- _Requirement_
In the entries below, which lines run from the one containing "C2: compliance = 7/2" to the one containing "5: Se1 ⇀ J3"? Copy exactly those lines, ends included, and no others.

- _Available records_

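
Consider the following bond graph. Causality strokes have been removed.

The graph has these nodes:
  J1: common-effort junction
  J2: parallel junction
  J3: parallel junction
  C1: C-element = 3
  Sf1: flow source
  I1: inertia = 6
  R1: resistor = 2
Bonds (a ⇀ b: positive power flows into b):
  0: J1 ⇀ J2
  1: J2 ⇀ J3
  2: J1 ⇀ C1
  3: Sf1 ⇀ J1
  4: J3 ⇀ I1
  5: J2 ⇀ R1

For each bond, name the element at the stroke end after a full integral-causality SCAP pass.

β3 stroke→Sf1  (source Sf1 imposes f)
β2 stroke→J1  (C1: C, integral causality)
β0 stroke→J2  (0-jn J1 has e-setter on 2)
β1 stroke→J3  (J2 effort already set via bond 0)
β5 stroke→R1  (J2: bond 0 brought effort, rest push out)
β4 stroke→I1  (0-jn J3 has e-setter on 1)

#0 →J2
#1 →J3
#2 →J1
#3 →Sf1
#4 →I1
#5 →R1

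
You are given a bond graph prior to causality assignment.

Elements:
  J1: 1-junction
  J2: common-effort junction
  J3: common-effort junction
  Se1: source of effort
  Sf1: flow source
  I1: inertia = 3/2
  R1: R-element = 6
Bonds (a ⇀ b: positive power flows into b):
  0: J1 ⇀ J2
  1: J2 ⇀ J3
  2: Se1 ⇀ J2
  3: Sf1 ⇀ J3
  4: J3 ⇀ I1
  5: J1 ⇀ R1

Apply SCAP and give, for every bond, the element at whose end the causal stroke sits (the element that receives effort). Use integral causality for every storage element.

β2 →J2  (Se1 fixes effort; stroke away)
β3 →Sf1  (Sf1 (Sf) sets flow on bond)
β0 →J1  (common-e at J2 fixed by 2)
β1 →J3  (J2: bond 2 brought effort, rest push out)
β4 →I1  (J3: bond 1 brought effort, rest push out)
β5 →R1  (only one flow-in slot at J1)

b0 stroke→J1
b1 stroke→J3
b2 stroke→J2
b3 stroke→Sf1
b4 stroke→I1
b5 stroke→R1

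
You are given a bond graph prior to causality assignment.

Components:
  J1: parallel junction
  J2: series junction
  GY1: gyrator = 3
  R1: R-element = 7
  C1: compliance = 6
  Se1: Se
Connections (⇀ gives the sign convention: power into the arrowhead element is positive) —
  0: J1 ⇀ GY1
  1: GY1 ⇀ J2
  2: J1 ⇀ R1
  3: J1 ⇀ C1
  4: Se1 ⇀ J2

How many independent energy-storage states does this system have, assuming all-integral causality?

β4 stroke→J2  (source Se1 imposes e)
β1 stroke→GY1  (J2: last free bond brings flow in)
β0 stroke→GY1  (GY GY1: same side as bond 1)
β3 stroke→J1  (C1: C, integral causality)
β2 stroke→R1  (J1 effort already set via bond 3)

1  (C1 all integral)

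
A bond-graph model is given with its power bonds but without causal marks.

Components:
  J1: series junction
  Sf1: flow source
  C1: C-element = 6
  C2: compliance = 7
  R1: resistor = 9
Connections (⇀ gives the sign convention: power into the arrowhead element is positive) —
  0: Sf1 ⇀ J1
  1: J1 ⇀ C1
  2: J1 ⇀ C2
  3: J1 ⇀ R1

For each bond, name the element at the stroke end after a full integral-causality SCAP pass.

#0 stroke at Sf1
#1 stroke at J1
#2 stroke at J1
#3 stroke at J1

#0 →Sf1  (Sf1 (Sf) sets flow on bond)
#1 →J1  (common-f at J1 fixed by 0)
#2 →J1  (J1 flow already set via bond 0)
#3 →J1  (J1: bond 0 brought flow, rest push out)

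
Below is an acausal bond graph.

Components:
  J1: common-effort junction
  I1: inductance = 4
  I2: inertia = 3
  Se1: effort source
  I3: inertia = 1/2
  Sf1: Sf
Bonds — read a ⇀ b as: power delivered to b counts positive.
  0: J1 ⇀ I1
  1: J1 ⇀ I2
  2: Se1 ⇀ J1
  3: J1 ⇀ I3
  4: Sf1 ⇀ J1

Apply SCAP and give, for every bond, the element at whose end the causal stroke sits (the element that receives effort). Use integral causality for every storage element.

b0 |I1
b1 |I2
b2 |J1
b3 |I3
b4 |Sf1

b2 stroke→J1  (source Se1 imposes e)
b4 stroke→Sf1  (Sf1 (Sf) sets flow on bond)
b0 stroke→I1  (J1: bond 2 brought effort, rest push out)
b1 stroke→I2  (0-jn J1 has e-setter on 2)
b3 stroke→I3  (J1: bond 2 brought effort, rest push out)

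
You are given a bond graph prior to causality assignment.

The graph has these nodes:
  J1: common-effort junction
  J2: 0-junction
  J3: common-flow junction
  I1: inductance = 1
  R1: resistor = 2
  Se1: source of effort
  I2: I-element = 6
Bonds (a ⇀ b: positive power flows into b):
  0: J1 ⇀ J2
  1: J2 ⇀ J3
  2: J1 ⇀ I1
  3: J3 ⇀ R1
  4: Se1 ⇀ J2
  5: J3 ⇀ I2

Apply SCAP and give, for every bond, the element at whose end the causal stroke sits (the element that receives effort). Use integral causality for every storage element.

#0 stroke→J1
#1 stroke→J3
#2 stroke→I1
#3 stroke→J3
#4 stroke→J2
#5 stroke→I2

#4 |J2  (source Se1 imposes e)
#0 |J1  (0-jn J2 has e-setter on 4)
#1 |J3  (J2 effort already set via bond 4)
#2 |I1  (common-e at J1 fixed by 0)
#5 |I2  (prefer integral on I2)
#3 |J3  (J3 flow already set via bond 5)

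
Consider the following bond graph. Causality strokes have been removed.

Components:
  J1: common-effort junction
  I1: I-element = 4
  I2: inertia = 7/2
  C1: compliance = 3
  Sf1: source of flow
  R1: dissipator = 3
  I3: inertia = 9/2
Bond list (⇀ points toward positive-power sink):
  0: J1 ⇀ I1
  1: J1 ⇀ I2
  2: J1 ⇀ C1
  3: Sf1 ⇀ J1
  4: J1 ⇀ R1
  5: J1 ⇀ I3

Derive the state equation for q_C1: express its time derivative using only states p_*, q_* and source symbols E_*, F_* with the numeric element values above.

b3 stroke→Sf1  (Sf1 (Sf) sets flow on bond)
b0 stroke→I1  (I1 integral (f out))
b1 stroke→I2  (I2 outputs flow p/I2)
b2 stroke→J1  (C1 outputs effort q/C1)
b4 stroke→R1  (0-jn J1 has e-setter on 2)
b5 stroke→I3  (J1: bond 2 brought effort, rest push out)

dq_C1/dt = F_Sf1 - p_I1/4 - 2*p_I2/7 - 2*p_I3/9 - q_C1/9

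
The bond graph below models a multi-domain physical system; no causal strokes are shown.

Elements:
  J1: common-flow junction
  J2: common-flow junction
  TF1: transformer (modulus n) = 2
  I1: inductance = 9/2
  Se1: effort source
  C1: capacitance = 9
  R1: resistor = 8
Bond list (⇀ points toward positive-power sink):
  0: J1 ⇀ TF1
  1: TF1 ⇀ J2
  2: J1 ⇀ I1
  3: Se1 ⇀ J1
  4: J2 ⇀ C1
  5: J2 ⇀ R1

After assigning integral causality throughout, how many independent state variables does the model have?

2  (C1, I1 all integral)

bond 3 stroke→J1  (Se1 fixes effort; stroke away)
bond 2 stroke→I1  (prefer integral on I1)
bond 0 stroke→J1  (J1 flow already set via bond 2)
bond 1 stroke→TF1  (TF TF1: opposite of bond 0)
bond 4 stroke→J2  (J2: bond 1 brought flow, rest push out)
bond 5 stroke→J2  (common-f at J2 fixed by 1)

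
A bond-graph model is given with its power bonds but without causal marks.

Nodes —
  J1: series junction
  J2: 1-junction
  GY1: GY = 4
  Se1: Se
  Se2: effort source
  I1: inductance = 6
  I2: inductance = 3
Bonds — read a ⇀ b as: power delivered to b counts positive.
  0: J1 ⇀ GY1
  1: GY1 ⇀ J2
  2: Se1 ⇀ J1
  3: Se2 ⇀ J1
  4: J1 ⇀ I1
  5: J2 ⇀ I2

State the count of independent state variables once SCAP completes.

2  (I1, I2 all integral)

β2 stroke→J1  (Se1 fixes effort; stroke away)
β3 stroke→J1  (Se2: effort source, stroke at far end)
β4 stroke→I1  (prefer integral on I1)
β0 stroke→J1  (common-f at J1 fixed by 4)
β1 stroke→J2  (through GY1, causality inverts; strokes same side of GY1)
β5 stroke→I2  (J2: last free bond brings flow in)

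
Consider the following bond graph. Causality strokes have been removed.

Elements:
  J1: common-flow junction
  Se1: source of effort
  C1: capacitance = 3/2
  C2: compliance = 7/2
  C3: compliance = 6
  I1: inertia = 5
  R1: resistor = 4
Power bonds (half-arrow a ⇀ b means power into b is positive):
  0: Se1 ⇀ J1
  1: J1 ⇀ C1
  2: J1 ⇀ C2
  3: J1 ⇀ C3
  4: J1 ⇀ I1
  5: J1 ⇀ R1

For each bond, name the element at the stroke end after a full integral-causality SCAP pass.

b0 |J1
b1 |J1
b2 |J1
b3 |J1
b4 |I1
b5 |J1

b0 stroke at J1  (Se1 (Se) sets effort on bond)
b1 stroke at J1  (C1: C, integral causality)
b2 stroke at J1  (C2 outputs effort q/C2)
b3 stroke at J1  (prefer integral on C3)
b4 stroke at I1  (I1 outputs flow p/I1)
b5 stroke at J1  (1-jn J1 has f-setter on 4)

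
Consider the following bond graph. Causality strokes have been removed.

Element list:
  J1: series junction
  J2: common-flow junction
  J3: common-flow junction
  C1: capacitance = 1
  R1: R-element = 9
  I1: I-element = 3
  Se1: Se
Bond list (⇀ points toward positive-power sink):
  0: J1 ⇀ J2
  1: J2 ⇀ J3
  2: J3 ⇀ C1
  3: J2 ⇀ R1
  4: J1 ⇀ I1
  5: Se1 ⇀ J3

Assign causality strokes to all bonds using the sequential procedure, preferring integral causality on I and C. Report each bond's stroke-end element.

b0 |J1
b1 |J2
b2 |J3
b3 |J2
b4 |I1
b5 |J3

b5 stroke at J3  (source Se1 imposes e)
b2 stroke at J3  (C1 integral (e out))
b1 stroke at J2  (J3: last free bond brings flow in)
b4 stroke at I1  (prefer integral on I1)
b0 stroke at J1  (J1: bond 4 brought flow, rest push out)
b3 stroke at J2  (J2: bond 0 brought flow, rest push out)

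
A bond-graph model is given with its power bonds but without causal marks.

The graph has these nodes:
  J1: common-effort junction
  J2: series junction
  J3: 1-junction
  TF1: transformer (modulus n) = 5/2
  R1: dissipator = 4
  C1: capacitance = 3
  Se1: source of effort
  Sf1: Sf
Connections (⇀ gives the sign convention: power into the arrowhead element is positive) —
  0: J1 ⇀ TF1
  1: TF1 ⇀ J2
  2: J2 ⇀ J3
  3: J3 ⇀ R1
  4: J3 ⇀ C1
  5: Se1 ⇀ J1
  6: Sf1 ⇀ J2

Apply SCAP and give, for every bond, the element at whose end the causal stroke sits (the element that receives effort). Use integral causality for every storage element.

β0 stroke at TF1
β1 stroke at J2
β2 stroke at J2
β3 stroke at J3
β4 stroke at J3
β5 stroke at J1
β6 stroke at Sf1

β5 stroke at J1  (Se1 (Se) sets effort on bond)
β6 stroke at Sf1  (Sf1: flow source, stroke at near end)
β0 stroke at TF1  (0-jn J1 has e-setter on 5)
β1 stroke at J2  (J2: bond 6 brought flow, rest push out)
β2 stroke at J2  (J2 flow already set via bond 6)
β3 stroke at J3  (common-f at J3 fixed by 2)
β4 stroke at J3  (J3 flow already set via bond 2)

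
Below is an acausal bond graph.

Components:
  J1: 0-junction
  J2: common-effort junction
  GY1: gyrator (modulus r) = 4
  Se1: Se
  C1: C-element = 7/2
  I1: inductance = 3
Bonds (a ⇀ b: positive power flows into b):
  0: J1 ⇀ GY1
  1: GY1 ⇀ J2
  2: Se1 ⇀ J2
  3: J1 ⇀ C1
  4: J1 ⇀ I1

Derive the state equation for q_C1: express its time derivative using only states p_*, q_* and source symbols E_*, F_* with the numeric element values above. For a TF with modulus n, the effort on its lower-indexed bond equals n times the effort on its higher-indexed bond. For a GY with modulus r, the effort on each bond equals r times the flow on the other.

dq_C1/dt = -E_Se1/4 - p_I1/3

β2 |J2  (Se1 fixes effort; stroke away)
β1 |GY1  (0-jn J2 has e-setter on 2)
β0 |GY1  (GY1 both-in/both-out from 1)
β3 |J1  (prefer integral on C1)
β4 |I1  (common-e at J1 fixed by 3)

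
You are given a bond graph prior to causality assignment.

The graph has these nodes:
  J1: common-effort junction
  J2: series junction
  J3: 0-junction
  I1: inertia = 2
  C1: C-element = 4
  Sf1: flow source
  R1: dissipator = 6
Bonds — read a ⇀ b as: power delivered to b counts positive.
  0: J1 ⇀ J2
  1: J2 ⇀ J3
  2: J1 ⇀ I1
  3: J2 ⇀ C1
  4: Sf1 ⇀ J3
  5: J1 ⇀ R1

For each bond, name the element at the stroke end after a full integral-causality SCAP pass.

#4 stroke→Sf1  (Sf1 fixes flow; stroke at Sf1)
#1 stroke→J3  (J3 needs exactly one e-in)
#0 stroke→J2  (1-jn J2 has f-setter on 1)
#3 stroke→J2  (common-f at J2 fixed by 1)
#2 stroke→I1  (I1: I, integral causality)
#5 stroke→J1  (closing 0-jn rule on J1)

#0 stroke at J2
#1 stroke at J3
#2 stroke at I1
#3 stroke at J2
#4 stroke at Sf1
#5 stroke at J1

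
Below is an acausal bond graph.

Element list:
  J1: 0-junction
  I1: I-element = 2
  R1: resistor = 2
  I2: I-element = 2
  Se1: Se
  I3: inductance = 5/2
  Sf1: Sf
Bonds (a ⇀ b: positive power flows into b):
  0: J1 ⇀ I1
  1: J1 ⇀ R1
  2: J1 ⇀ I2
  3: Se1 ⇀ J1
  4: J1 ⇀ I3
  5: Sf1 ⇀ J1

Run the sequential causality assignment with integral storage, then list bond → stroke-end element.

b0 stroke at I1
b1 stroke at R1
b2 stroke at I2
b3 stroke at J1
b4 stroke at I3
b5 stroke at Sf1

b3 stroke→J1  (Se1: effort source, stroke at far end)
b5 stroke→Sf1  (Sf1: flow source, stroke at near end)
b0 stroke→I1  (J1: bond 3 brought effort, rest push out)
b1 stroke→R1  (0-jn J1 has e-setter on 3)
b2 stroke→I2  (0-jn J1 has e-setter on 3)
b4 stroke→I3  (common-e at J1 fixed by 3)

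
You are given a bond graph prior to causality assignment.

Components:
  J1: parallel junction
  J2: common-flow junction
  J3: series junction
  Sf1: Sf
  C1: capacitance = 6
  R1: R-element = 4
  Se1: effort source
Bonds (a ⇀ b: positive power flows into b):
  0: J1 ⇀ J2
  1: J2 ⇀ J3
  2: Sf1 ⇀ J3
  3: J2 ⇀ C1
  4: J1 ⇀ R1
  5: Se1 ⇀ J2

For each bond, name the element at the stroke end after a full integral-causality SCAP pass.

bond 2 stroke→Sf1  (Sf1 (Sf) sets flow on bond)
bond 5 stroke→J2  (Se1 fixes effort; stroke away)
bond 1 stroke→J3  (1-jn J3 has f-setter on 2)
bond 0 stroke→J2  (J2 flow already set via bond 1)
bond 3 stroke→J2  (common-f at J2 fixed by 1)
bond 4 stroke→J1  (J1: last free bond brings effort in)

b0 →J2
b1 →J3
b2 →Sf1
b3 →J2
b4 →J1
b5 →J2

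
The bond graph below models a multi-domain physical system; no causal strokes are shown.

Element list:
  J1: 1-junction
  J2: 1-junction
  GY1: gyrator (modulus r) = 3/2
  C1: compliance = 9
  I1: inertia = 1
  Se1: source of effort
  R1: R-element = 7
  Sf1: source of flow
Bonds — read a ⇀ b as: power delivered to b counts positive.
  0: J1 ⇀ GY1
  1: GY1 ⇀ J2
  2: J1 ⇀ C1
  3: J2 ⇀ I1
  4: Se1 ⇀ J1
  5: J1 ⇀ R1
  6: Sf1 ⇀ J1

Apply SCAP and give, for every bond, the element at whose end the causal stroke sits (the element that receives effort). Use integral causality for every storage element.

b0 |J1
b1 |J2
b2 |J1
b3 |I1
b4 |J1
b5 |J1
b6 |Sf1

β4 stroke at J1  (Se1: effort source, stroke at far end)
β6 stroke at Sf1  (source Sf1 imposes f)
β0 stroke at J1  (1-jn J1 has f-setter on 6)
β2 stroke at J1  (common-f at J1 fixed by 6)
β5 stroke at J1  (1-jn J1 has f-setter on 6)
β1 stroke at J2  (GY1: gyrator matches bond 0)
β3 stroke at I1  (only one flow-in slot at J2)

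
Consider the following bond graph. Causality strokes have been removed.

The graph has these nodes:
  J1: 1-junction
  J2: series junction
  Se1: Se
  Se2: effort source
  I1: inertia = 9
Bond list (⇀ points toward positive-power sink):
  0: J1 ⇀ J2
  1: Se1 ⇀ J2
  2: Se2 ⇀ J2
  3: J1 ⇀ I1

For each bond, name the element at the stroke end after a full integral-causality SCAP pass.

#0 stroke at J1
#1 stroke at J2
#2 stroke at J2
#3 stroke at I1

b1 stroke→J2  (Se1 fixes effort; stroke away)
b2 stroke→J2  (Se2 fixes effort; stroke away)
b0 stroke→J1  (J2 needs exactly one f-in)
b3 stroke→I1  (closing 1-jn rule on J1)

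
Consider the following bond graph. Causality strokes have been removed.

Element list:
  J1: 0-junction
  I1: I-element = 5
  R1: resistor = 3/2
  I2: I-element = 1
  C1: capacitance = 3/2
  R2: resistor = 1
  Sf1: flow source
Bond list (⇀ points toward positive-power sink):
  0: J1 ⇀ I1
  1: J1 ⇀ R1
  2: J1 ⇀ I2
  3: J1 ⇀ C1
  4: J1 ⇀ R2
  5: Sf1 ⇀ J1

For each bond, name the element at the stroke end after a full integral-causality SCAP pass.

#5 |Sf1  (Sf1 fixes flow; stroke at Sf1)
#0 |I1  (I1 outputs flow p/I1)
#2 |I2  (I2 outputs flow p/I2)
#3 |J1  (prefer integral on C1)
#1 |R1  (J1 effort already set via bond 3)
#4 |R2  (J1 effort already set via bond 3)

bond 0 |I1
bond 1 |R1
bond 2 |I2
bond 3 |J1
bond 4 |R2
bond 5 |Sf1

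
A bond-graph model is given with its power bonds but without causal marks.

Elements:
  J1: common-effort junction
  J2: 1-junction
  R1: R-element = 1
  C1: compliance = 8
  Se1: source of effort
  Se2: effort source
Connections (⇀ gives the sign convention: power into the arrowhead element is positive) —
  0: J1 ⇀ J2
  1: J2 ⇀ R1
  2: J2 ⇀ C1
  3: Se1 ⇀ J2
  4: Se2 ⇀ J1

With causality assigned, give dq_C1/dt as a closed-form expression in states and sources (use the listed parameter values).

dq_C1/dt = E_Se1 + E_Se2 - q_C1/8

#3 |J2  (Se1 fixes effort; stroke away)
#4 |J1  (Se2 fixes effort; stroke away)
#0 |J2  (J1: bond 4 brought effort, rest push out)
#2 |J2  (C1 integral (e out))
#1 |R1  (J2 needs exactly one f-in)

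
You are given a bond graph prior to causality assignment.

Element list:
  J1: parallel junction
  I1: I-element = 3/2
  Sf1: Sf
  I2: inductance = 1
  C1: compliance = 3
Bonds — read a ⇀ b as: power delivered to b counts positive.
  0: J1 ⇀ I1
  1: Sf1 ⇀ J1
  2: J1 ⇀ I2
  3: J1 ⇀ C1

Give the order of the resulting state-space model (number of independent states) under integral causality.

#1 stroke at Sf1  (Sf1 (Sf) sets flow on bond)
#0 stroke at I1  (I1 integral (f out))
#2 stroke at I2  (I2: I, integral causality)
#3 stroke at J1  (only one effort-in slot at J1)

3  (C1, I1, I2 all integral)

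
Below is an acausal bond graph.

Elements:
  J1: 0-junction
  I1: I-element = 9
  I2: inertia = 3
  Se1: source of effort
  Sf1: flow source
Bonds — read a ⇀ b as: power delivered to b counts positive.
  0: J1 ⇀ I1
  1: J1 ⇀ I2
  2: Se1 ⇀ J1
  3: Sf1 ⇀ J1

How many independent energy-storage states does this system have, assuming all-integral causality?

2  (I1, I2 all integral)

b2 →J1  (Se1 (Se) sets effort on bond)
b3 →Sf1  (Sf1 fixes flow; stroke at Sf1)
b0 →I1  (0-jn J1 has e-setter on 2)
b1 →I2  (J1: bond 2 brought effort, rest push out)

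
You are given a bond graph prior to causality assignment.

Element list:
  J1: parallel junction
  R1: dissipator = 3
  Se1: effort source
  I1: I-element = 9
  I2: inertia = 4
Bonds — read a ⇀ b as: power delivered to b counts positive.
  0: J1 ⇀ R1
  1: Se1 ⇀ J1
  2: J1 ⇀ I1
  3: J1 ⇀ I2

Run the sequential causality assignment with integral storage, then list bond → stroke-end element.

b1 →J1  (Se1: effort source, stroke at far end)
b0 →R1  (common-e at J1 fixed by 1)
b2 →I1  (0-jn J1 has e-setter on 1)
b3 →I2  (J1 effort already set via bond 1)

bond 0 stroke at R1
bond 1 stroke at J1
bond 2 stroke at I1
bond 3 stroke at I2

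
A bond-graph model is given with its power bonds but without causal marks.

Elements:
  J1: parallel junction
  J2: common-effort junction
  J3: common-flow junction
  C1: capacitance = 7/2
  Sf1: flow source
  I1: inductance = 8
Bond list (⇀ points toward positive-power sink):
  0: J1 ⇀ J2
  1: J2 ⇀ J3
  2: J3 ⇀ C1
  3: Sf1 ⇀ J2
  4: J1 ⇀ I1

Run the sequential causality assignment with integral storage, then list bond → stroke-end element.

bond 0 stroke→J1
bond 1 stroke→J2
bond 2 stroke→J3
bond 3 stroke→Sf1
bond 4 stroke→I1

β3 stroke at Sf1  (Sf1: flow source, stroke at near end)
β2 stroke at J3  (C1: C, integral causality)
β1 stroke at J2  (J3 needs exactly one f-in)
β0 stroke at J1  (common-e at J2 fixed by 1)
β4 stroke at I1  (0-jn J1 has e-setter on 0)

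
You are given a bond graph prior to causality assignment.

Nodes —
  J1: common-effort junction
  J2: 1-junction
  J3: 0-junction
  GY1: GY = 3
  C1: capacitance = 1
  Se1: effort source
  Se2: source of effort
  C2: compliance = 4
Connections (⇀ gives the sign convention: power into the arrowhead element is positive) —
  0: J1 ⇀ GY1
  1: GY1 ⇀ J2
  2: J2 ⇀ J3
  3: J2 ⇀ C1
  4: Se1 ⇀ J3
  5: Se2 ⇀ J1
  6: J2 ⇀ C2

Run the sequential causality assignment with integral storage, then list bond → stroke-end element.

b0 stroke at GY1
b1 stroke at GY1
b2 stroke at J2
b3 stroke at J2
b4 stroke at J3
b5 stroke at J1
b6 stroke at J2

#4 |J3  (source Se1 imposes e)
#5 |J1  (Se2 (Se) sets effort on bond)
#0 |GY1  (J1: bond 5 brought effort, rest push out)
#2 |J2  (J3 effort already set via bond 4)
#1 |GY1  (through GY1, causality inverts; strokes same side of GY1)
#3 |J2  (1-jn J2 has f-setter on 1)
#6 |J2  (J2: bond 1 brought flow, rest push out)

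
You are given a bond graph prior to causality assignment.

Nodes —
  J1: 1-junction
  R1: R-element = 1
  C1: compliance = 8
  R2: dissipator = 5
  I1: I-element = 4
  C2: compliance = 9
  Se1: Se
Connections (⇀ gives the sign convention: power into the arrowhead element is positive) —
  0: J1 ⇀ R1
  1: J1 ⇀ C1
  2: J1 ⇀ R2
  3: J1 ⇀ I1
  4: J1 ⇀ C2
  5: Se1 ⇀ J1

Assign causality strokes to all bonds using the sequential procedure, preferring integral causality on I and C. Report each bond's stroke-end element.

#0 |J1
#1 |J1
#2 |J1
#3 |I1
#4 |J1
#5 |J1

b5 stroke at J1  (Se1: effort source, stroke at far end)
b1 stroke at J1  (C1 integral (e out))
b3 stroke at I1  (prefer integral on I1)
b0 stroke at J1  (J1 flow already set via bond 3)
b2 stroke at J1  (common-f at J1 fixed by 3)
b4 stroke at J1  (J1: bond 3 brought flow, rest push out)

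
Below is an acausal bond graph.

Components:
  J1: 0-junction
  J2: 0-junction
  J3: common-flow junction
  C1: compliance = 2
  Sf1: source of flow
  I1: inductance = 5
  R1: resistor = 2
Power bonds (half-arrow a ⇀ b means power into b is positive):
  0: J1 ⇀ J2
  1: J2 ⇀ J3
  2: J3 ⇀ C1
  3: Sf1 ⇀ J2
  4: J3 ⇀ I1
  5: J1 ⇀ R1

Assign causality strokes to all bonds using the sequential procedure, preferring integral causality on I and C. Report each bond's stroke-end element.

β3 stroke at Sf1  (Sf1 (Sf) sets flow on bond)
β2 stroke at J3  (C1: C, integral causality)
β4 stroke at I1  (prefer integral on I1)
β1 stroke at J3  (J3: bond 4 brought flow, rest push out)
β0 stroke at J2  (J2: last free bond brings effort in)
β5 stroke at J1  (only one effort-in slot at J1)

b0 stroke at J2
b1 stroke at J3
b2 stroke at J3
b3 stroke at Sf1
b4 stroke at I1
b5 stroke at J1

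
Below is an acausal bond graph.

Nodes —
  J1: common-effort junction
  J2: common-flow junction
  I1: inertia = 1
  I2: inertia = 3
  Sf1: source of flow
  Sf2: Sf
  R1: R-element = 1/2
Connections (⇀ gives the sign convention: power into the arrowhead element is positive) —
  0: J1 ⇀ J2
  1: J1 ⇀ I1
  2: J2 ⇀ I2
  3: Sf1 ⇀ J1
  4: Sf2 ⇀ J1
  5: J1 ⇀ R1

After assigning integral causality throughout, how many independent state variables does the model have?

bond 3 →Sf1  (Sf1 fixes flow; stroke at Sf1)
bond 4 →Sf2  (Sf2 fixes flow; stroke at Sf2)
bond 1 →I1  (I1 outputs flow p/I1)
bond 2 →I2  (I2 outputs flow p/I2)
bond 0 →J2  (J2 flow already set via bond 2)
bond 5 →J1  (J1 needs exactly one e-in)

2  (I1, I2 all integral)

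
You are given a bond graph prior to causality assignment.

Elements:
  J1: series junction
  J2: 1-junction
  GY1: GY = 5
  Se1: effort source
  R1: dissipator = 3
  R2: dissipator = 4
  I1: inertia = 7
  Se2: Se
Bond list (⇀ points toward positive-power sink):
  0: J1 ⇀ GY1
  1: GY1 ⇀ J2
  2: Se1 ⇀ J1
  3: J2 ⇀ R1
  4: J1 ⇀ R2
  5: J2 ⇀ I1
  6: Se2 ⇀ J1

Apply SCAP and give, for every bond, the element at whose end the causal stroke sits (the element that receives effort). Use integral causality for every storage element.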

- _Written response_
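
  C2: compliance = 7/2
  C3: compliance = 6
  I1: inertia = 5
  R1: resistor = 4
Power bonds (half-arrow a ⇀ b means power into b is positive):
  0: Se1 ⇀ J1
  1: J1 ⇀ C1
  2: J1 ⇀ C2
  3: J1 ⇀ C3
  4: J1 ⇀ I1
  5: J1 ⇀ R1

For each bond, name the element at the stroke end after a full integral-causality SCAP pass.

b0 |J1
b1 |J1
b2 |J1
b3 |J1
b4 |I1
b5 |J1

b0 stroke at J1  (Se1 (Se) sets effort on bond)
b1 stroke at J1  (C1: C, integral causality)
b2 stroke at J1  (C2 outputs effort q/C2)
b3 stroke at J1  (prefer integral on C3)
b4 stroke at I1  (I1 outputs flow p/I1)
b5 stroke at J1  (1-jn J1 has f-setter on 4)

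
Consider the following bond graph. Causality strokes have been removed.

Element list:
  J1: series junction
  J2: common-flow junction
  J3: common-flow junction
  C1: capacitance = 1
  R1: R-element = 9
  I1: I-element = 3
  Se1: Se
Bond list (⇀ points toward positive-power sink):
  0: J1 ⇀ J2
  1: J2 ⇀ J3
  2: J3 ⇀ C1
  3: J2 ⇀ R1
  4: J1 ⇀ I1
  5: Se1 ⇀ J3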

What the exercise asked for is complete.